Exercise:
What follows is a set of records. Repeat them word for word.

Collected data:

%%

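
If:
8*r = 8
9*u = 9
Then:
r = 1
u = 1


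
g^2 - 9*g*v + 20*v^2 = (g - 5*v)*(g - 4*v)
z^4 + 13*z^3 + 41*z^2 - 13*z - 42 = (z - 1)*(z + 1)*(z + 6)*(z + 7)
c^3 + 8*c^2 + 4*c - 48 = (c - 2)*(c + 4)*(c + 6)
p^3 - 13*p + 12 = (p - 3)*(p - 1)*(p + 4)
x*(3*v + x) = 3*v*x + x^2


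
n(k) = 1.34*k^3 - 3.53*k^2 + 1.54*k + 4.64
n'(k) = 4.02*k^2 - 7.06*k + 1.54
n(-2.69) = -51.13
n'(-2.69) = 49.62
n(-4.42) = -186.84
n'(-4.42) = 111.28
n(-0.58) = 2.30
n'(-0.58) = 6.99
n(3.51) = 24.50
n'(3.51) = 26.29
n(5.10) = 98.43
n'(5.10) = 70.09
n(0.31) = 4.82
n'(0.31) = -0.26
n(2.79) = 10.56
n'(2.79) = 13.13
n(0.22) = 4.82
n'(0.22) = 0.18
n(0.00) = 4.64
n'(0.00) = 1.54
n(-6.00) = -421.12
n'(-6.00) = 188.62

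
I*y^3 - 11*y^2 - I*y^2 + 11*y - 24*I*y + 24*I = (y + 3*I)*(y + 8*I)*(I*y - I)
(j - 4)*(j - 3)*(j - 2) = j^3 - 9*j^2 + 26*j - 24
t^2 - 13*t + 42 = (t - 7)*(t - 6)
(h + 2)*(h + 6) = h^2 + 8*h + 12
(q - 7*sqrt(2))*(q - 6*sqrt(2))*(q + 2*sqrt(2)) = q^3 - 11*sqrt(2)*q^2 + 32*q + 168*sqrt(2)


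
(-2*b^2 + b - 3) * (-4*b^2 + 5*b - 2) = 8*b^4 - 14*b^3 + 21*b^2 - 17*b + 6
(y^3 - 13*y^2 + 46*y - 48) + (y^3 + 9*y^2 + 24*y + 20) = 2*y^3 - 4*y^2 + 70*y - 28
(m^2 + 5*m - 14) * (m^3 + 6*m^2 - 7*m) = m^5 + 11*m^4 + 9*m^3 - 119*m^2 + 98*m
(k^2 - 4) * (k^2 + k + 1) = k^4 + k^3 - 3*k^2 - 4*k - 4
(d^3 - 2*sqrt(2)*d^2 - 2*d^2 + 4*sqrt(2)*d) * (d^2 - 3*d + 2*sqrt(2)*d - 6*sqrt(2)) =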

%%

Task answer:
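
If:
8*r = 8
9*u = 9
Then:
r = 1
u = 1


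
g^2 - 9*g*v + 20*v^2 = (g - 5*v)*(g - 4*v)
z^4 + 13*z^3 + 41*z^2 - 13*z - 42 = (z - 1)*(z + 1)*(z + 6)*(z + 7)
c^3 + 8*c^2 + 4*c - 48 = (c - 2)*(c + 4)*(c + 6)
p^3 - 13*p + 12 = (p - 3)*(p - 1)*(p + 4)
x*(3*v + x) = 3*v*x + x^2


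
n(k) = 1.34*k^3 - 3.53*k^2 + 1.54*k + 4.64
n'(k) = 4.02*k^2 - 7.06*k + 1.54
n(-2.69) = -51.13
n'(-2.69) = 49.62
n(-4.42) = -186.84
n'(-4.42) = 111.28
n(-0.58) = 2.30
n'(-0.58) = 6.99
n(3.51) = 24.50
n'(3.51) = 26.29
n(5.10) = 98.43
n'(5.10) = 70.09
n(0.31) = 4.82
n'(0.31) = -0.26
n(2.79) = 10.56
n'(2.79) = 13.13
n(0.22) = 4.82
n'(0.22) = 0.18
n(0.00) = 4.64
n'(0.00) = 1.54
n(-6.00) = -421.12
n'(-6.00) = 188.62

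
I*y^3 - 11*y^2 - I*y^2 + 11*y - 24*I*y + 24*I = (y + 3*I)*(y + 8*I)*(I*y - I)
(j - 4)*(j - 3)*(j - 2) = j^3 - 9*j^2 + 26*j - 24
t^2 - 13*t + 42 = (t - 7)*(t - 6)
(h + 2)*(h + 6) = h^2 + 8*h + 12
(q - 7*sqrt(2))*(q - 6*sqrt(2))*(q + 2*sqrt(2)) = q^3 - 11*sqrt(2)*q^2 + 32*q + 168*sqrt(2)


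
(-2*b^2 + b - 3) * (-4*b^2 + 5*b - 2) = 8*b^4 - 14*b^3 + 21*b^2 - 17*b + 6
(y^3 - 13*y^2 + 46*y - 48) + (y^3 + 9*y^2 + 24*y + 20) = 2*y^3 - 4*y^2 + 70*y - 28
(m^2 + 5*m - 14) * (m^3 + 6*m^2 - 7*m) = m^5 + 11*m^4 + 9*m^3 - 119*m^2 + 98*m
(k^2 - 4) * (k^2 + k + 1) = k^4 + k^3 - 3*k^2 - 4*k - 4
(d^3 - 2*sqrt(2)*d^2 - 2*d^2 + 4*sqrt(2)*d) * (d^2 - 3*d + 2*sqrt(2)*d - 6*sqrt(2)) =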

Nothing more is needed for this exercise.